[EXERCISE]: Nothing but the lines from the one containing "6. Home Office" through the one containing "Most recent rating: 3", both included, should be given again, each exactly as written below.

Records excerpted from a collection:
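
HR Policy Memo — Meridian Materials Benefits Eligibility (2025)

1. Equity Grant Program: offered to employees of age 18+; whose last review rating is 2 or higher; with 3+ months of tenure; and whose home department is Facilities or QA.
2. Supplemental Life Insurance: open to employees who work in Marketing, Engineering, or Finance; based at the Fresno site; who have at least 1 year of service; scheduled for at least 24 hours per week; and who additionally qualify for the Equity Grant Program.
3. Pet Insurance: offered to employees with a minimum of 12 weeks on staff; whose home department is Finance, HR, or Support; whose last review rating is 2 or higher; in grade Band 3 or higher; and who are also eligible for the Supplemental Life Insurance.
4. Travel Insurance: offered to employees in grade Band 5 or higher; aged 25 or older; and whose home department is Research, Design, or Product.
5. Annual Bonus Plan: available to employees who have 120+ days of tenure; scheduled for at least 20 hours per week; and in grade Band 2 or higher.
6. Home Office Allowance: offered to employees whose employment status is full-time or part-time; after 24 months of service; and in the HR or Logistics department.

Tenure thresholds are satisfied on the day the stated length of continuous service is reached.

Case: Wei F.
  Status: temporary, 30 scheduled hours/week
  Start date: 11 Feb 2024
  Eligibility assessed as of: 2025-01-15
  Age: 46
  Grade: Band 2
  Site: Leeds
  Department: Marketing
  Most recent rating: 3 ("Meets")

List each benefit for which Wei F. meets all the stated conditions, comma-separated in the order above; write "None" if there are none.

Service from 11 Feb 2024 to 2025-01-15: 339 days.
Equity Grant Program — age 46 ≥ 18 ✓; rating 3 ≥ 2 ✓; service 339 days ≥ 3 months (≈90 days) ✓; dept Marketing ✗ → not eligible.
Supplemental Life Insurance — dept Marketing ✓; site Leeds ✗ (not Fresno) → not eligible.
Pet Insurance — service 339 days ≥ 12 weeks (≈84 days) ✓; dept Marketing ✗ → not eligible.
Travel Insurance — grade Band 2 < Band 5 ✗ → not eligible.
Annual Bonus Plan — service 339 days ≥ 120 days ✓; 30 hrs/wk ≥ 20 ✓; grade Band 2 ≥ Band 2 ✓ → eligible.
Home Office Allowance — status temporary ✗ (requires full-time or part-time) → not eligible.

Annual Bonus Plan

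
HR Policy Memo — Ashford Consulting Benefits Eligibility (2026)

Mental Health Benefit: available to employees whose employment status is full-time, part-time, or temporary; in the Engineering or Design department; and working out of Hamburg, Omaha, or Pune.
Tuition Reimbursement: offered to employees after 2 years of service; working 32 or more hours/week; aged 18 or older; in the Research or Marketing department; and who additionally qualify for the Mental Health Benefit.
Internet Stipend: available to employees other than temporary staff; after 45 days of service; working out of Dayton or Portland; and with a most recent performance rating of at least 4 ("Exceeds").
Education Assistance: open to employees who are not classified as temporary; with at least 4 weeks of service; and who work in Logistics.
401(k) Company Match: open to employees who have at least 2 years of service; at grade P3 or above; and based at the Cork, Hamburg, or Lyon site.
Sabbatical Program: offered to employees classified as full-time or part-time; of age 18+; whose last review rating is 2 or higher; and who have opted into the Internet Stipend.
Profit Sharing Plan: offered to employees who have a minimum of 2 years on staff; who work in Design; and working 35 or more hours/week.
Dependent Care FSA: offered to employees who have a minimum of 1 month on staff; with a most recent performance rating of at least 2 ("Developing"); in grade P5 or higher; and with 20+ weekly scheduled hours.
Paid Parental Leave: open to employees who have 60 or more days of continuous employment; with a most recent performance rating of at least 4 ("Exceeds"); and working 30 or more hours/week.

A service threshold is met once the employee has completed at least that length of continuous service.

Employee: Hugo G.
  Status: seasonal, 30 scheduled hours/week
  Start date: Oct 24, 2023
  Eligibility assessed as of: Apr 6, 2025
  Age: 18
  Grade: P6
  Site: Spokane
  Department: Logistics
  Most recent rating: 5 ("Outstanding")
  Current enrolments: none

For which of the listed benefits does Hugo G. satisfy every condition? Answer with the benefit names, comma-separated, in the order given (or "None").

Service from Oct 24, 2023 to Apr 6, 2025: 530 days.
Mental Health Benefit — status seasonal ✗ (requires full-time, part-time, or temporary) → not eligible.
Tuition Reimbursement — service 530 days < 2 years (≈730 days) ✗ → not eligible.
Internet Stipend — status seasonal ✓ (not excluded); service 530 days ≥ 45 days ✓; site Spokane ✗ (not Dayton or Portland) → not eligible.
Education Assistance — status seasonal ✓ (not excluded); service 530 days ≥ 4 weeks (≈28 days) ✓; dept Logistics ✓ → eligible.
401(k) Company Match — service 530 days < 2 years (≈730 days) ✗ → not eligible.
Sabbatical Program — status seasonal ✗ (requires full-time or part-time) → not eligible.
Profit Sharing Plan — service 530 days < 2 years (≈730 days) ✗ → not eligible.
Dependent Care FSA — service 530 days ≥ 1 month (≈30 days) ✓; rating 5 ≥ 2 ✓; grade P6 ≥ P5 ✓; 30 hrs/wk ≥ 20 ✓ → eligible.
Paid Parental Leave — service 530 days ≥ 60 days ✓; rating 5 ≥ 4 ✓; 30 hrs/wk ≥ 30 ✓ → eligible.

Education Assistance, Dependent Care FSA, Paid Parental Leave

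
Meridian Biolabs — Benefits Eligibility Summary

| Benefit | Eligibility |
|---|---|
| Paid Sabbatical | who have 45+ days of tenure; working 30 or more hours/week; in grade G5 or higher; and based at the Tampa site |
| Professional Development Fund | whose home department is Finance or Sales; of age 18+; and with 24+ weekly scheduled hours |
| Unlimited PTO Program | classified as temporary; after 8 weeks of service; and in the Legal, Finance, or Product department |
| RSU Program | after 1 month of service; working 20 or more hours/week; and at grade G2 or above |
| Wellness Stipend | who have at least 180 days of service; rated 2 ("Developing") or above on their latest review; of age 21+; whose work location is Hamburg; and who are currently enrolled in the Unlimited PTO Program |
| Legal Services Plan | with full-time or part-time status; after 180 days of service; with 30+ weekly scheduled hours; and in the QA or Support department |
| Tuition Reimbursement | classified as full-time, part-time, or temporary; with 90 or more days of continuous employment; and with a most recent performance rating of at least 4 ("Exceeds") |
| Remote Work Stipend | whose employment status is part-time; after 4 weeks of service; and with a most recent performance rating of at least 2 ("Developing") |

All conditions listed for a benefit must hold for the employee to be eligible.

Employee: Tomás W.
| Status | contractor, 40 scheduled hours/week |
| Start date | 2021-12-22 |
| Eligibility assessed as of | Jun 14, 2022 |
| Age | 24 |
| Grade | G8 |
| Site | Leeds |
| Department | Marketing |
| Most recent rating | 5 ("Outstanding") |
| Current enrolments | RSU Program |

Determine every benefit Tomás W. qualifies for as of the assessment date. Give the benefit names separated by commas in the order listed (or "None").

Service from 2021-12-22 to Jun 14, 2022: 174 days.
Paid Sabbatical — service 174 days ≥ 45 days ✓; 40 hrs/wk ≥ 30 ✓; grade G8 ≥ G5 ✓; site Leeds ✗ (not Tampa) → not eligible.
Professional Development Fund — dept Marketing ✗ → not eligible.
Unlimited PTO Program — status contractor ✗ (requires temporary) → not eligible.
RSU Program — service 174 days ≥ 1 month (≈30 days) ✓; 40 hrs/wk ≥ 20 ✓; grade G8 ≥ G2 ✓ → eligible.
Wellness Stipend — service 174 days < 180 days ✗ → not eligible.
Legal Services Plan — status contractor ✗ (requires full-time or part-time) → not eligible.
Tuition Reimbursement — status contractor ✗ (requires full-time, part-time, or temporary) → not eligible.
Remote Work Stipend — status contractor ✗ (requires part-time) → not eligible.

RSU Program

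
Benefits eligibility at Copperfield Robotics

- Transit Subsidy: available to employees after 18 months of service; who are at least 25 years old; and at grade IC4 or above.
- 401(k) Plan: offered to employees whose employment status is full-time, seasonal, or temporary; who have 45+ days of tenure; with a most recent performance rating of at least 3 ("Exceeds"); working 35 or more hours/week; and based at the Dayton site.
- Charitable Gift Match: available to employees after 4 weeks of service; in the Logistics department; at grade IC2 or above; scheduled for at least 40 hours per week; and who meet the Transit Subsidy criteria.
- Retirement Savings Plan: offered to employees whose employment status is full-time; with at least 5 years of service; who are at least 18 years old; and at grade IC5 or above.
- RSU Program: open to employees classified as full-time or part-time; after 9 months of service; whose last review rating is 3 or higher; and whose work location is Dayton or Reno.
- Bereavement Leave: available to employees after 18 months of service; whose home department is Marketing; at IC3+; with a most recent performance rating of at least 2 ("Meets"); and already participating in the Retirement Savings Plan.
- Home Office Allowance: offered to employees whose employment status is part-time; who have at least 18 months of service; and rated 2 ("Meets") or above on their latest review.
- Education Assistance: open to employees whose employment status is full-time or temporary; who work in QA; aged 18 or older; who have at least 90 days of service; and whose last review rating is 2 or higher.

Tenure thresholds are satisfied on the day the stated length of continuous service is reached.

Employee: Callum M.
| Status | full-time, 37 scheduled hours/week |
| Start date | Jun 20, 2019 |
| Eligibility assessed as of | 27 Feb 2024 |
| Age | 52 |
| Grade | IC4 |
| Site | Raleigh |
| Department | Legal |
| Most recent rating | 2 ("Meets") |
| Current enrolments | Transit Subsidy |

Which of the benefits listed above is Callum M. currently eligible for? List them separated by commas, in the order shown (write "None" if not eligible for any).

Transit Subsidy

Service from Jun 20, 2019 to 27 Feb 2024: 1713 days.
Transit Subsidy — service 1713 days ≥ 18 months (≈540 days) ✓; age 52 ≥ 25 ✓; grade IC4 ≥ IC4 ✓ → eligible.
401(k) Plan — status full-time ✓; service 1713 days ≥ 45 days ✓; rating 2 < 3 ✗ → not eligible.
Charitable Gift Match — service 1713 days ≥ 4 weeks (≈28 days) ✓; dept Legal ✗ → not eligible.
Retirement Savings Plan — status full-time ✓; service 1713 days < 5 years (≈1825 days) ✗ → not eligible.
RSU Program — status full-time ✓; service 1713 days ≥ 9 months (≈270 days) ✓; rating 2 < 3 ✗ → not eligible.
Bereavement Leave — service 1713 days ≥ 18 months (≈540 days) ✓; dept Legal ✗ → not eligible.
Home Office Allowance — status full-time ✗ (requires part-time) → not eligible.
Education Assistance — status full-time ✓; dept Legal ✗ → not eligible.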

[ANSWER FOR THE TASK]:
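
6. Home Office Allowance: offered to employees whose employment status is full-time or part-time; after 24 months of service; and in the HR or Logistics department.

Tenure thresholds are satisfied on the day the stated length of continuous service is reached.

Case: Wei F.
  Status: temporary, 30 scheduled hours/week
  Start date: 11 Feb 2024
  Eligibility assessed as of: 2025-01-15
  Age: 46
  Grade: Band 2
  Site: Leeds
  Department: Marketing
  Most recent rating: 3 ("Meets")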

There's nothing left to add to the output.